### Extracted material ###
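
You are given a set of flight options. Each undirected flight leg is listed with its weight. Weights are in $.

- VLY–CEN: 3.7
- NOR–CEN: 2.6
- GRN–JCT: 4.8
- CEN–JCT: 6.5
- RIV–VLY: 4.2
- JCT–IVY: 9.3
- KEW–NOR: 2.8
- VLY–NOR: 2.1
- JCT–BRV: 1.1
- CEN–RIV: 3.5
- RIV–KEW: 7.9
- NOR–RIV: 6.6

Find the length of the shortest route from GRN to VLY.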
###
= Task statement =
Set down, please, the lines from the line holding "- KEW–NOR: 2.8" through the final line of the data, exactly and with nothing added.

= Result below =
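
- KEW–NOR: 2.8
- VLY–NOR: 2.1
- JCT–BRV: 1.1
- CEN–RIV: 3.5
- RIV–KEW: 7.9
- NOR–RIV: 6.6

Find the length of the shortest route from GRN to VLY.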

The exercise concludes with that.